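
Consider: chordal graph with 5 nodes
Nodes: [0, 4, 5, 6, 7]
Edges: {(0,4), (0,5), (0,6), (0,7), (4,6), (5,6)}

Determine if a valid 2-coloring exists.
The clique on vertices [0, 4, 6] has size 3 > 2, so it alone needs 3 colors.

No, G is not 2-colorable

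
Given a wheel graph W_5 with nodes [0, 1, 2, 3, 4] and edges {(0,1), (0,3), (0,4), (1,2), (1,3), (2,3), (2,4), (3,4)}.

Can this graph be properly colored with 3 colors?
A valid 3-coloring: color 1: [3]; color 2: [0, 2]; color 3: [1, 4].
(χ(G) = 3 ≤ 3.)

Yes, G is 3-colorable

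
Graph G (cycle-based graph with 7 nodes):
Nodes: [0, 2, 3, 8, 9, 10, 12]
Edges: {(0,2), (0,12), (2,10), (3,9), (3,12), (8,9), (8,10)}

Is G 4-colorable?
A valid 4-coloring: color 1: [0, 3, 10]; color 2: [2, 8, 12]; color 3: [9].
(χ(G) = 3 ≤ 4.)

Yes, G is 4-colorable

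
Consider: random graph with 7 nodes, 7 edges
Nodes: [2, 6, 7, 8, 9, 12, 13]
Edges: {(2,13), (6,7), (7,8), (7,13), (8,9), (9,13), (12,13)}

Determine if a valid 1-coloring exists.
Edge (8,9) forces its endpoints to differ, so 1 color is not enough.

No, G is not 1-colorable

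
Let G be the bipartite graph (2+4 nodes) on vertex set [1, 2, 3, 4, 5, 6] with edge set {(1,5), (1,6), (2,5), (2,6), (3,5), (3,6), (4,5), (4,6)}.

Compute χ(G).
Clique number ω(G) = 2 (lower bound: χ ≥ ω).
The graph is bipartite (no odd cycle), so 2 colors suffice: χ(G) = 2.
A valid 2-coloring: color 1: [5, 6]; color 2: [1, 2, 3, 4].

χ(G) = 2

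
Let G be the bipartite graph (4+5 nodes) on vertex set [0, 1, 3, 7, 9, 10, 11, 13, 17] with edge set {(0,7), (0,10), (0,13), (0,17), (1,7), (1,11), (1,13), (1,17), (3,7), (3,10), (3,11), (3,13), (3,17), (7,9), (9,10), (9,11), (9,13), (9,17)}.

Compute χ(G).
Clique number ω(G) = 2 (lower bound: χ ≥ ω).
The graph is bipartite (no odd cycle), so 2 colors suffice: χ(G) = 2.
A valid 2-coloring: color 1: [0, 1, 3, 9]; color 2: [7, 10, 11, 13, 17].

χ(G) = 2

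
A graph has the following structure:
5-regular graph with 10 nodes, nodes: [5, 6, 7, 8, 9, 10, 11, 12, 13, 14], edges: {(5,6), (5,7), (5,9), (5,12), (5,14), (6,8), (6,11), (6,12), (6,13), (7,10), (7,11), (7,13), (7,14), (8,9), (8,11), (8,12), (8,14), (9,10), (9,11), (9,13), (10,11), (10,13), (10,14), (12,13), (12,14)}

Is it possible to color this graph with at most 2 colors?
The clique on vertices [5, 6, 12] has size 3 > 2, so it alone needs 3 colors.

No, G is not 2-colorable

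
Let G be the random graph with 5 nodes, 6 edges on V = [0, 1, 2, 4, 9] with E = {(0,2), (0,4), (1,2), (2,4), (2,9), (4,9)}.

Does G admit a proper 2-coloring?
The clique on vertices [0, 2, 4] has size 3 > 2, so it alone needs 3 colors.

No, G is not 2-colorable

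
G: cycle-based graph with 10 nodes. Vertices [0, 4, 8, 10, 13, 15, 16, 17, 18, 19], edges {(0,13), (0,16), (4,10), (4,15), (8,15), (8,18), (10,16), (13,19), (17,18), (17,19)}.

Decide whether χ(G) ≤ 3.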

———

Task prompt -
Your answer must be the lines from the first line of the entries above through the line that contains "Let G be the bipartite graph (4+5", written out exactly.

Finished exercise -
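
Consider: chordal graph with 5 nodes
Nodes: [0, 4, 5, 6, 7]
Edges: {(0,4), (0,5), (0,6), (0,7), (4,6), (5,6)}

Determine if a valid 2-coloring exists.
The clique on vertices [0, 4, 6] has size 3 > 2, so it alone needs 3 colors.

No, G is not 2-colorable

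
Given a wheel graph W_5 with nodes [0, 1, 2, 3, 4] and edges {(0,1), (0,3), (0,4), (1,2), (1,3), (2,3), (2,4), (3,4)}.

Can this graph be properly colored with 3 colors?
A valid 3-coloring: color 1: [3]; color 2: [0, 2]; color 3: [1, 4].
(χ(G) = 3 ≤ 3.)

Yes, G is 3-colorable

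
Graph G (cycle-based graph with 7 nodes):
Nodes: [0, 2, 3, 8, 9, 10, 12]
Edges: {(0,2), (0,12), (2,10), (3,9), (3,12), (8,9), (8,10)}

Is G 4-colorable?
A valid 4-coloring: color 1: [0, 3, 10]; color 2: [2, 8, 12]; color 3: [9].
(χ(G) = 3 ≤ 4.)

Yes, G is 4-colorable

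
Consider: random graph with 7 nodes, 7 edges
Nodes: [2, 6, 7, 8, 9, 12, 13]
Edges: {(2,13), (6,7), (7,8), (7,13), (8,9), (9,13), (12,13)}

Determine if a valid 1-coloring exists.
Edge (8,9) forces its endpoints to differ, so 1 color is not enough.

No, G is not 1-colorable

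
Let G be the bipartite graph (2+4 nodes) on vertex set [1, 2, 3, 4, 5, 6] with edge set {(1,5), (1,6), (2,5), (2,6), (3,5), (3,6), (4,5), (4,6)}.

Compute χ(G).
Clique number ω(G) = 2 (lower bound: χ ≥ ω).
The graph is bipartite (no odd cycle), so 2 colors suffice: χ(G) = 2.
A valid 2-coloring: color 1: [5, 6]; color 2: [1, 2, 3, 4].

χ(G) = 2

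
Let G be the bipartite graph (4+5 nodes) on vertex set [0, 1, 3, 7, 9, 10, 11, 13, 17] with edge set {(0,7), (0,10), (0,13), (0,17), (1,7), (1,11), (1,13), (1,17), (3,7), (3,10), (3,11), (3,13), (3,17), (7,9), (9,10), (9,11), (9,13), (9,17)}.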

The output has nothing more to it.